▶ _Task details_: Find the line that contains "- Criminal history: 0 prior-conviction points". Then set down that line and all the lines after it, to the end of the records, exactly and with nothing added.

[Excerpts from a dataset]

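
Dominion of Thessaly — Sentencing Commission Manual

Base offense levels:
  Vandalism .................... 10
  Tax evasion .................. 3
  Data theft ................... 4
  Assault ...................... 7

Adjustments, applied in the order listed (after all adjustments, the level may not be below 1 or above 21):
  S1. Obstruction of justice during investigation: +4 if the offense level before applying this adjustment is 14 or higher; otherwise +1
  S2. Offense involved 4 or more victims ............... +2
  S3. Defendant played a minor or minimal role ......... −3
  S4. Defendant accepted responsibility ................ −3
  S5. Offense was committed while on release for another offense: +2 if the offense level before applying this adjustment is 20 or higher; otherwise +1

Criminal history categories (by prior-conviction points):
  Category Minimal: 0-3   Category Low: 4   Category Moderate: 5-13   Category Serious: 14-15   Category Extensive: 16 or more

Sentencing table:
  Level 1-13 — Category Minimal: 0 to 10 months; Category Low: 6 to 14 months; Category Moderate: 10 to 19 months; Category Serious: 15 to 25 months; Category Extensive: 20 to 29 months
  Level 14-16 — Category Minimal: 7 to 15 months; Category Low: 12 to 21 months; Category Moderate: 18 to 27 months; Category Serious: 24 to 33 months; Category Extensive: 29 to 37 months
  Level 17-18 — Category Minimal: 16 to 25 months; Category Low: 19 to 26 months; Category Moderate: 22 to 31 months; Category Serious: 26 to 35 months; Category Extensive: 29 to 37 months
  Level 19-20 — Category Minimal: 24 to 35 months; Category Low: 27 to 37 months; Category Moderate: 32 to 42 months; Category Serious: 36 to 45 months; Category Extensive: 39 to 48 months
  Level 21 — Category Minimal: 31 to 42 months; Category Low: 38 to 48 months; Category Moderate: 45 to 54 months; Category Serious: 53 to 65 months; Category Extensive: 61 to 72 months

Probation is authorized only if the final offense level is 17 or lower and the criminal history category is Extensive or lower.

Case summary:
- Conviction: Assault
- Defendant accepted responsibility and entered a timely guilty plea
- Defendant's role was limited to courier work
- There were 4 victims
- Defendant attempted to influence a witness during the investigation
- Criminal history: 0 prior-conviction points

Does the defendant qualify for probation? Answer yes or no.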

▶ _Result_:
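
- Criminal history: 0 prior-conviction points

Does the defendant qualify for probation? Answer yes or no.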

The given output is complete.